## ENTRIES SHOWN:
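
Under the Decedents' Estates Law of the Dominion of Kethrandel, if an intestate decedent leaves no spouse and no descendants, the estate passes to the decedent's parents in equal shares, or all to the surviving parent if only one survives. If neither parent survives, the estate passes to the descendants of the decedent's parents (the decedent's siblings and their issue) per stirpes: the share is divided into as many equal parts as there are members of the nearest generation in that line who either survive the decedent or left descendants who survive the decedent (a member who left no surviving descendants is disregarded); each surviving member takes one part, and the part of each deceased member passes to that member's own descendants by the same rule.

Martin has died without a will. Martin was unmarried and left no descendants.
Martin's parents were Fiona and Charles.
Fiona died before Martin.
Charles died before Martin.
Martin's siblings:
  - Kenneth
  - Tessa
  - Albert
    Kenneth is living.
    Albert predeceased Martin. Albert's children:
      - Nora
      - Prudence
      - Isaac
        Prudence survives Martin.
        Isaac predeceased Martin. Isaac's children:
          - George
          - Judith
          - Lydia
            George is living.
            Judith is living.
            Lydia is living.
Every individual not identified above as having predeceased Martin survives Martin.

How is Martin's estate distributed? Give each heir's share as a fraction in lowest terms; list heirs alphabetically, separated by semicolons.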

--

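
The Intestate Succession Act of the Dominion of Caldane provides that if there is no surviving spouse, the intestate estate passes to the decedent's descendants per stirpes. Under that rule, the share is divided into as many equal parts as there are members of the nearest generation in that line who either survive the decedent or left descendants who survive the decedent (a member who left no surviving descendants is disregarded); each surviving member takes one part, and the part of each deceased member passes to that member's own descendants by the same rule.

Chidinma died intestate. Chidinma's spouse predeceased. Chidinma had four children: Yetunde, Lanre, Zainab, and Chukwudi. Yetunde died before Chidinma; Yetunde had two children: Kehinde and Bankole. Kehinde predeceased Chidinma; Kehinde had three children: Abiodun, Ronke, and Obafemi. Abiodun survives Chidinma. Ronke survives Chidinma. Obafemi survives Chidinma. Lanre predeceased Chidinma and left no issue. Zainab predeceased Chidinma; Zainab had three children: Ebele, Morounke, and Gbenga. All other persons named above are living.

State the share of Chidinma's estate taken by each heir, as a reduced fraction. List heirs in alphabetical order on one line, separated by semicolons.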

==

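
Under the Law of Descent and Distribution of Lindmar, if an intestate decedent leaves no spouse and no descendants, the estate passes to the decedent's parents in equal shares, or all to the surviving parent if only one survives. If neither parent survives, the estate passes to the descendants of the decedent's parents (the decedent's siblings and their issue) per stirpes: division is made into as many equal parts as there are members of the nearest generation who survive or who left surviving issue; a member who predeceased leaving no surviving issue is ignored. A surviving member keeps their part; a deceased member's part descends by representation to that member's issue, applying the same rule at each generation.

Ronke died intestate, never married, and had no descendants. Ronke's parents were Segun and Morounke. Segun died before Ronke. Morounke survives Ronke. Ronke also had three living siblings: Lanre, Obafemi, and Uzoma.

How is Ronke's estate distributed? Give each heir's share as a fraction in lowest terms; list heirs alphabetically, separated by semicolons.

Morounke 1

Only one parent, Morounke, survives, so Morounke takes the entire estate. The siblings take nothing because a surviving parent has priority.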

## REQUIRED WORK:
Filter the records above and copy every line that contains the word "Prudence".

## EXERCISE RESPONSE:
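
      - Prudence
        Prudence survives Martin.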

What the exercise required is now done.